Items from a dataset:
######

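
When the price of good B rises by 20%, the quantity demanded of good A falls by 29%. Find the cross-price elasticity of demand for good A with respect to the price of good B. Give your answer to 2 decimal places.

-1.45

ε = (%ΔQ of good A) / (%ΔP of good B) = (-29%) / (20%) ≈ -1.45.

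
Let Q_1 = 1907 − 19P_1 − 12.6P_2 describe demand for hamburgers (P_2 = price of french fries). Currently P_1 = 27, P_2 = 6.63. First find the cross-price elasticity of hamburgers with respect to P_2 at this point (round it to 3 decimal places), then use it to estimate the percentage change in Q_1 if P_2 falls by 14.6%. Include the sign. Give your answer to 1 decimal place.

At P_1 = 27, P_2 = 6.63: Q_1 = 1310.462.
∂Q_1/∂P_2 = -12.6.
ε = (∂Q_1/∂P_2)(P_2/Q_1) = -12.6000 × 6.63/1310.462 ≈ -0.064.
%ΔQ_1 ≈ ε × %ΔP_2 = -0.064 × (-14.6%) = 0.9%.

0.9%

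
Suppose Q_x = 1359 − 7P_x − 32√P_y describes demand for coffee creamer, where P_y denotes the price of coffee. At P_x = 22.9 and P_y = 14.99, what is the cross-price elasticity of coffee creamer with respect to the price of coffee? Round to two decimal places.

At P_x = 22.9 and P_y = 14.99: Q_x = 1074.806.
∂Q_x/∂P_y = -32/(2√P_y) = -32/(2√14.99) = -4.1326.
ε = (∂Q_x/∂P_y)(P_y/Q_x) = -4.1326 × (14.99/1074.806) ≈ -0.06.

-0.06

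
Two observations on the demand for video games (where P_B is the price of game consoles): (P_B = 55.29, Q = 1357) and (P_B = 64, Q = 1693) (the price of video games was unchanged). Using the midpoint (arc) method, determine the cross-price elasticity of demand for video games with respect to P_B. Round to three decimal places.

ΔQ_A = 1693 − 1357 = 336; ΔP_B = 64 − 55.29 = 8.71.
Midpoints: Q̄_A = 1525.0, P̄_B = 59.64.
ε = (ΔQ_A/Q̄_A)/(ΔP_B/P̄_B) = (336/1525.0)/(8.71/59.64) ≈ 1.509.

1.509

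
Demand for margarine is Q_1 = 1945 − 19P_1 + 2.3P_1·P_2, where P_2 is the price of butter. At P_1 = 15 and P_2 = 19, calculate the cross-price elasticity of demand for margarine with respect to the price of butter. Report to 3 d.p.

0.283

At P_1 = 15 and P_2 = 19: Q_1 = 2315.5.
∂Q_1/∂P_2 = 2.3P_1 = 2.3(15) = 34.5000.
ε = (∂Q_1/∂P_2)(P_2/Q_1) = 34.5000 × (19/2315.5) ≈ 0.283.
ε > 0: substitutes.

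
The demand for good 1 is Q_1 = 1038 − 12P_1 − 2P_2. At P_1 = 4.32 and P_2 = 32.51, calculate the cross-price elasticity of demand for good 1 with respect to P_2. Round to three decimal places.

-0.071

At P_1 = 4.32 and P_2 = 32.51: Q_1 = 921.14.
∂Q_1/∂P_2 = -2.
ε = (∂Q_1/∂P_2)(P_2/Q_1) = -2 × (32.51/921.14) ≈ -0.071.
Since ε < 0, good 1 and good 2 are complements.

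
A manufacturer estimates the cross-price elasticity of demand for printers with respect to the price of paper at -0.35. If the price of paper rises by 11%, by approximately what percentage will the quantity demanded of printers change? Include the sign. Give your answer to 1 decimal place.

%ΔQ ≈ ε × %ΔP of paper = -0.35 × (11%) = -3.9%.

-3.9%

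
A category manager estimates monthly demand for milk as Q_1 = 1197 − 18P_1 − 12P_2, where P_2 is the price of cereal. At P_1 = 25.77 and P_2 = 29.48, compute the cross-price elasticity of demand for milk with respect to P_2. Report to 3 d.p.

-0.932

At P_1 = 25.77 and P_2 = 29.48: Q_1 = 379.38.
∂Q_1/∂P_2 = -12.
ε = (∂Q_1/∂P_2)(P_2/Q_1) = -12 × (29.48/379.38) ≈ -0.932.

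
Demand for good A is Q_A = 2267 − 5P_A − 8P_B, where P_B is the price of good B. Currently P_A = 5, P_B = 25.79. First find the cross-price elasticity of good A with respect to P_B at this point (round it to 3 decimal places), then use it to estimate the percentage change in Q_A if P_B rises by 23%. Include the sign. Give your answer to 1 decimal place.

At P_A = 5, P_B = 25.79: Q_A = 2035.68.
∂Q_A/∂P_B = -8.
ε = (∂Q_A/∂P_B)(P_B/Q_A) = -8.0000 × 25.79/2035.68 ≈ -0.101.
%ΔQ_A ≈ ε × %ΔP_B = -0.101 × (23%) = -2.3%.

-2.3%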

######

Exercise instructions: Please retype all of the lines above exactly as they stand.

Solution:
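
When the price of good B rises by 20%, the quantity demanded of good A falls by 29%. Find the cross-price elasticity of demand for good A with respect to the price of good B. Give your answer to 2 decimal places.

-1.45

ε = (%ΔQ of good A) / (%ΔP of good B) = (-29%) / (20%) ≈ -1.45.

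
Let Q_1 = 1907 − 19P_1 − 12.6P_2 describe demand for hamburgers (P_2 = price of french fries). Currently P_1 = 27, P_2 = 6.63. First find the cross-price elasticity of hamburgers with respect to P_2 at this point (round it to 3 decimal places), then use it to estimate the percentage change in Q_1 if P_2 falls by 14.6%. Include the sign. Give your answer to 1 decimal place.

At P_1 = 27, P_2 = 6.63: Q_1 = 1310.462.
∂Q_1/∂P_2 = -12.6.
ε = (∂Q_1/∂P_2)(P_2/Q_1) = -12.6000 × 6.63/1310.462 ≈ -0.064.
%ΔQ_1 ≈ ε × %ΔP_2 = -0.064 × (-14.6%) = 0.9%.

0.9%

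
Suppose Q_x = 1359 − 7P_x − 32√P_y describes demand for coffee creamer, where P_y denotes the price of coffee. At P_x = 22.9 and P_y = 14.99, what is the cross-price elasticity of coffee creamer with respect to the price of coffee? Round to two decimal places.

At P_x = 22.9 and P_y = 14.99: Q_x = 1074.806.
∂Q_x/∂P_y = -32/(2√P_y) = -32/(2√14.99) = -4.1326.
ε = (∂Q_x/∂P_y)(P_y/Q_x) = -4.1326 × (14.99/1074.806) ≈ -0.06.

-0.06

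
Two observations on the demand for video games (where P_B is the price of game consoles): (P_B = 55.29, Q = 1357) and (P_B = 64, Q = 1693) (the price of video games was unchanged). Using the midpoint (arc) method, determine the cross-price elasticity of demand for video games with respect to P_B. Round to three decimal places.

ΔQ_A = 1693 − 1357 = 336; ΔP_B = 64 − 55.29 = 8.71.
Midpoints: Q̄_A = 1525.0, P̄_B = 59.64.
ε = (ΔQ_A/Q̄_A)/(ΔP_B/P̄_B) = (336/1525.0)/(8.71/59.64) ≈ 1.509.

1.509

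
Demand for margarine is Q_1 = 1945 − 19P_1 + 2.3P_1·P_2, where P_2 is the price of butter. At P_1 = 15 and P_2 = 19, calculate the cross-price elasticity of demand for margarine with respect to the price of butter. Report to 3 d.p.

0.283

At P_1 = 15 and P_2 = 19: Q_1 = 2315.5.
∂Q_1/∂P_2 = 2.3P_1 = 2.3(15) = 34.5000.
ε = (∂Q_1/∂P_2)(P_2/Q_1) = 34.5000 × (19/2315.5) ≈ 0.283.
ε > 0: substitutes.

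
The demand for good 1 is Q_1 = 1038 − 12P_1 − 2P_2. At P_1 = 4.32 and P_2 = 32.51, calculate the cross-price elasticity of demand for good 1 with respect to P_2. Round to three decimal places.

-0.071

At P_1 = 4.32 and P_2 = 32.51: Q_1 = 921.14.
∂Q_1/∂P_2 = -2.
ε = (∂Q_1/∂P_2)(P_2/Q_1) = -2 × (32.51/921.14) ≈ -0.071.
Since ε < 0, good 1 and good 2 are complements.

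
A manufacturer estimates the cross-price elasticity of demand for printers with respect to the price of paper at -0.35. If the price of paper rises by 11%, by approximately what percentage will the quantity demanded of printers change? Include the sign. Give your answer to 1 decimal place.

%ΔQ ≈ ε × %ΔP of paper = -0.35 × (11%) = -3.9%.

-3.9%

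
A category manager estimates monthly demand for milk as Q_1 = 1197 − 18P_1 − 12P_2, where P_2 is the price of cereal. At P_1 = 25.77 and P_2 = 29.48, compute the cross-price elasticity of demand for milk with respect to P_2. Report to 3 d.p.

-0.932

At P_1 = 25.77 and P_2 = 29.48: Q_1 = 379.38.
∂Q_1/∂P_2 = -12.
ε = (∂Q_1/∂P_2)(P_2/Q_1) = -12 × (29.48/379.38) ≈ -0.932.

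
Demand for good A is Q_A = 2267 − 5P_A − 8P_B, where P_B is the price of good B. Currently P_A = 5, P_B = 25.79. First find the cross-price elasticity of good A with respect to P_B at this point (round it to 3 decimal places), then use it to estimate the percentage change in Q_A if P_B rises by 23%. Include the sign. Give your answer to 1 decimal place.

At P_A = 5, P_B = 25.79: Q_A = 2035.68.
∂Q_A/∂P_B = -8.
ε = (∂Q_A/∂P_B)(P_B/Q_A) = -8.0000 × 25.79/2035.68 ≈ -0.101.
%ΔQ_A ≈ ε × %ΔP_B = -0.101 × (23%) = -2.3%.

-2.3%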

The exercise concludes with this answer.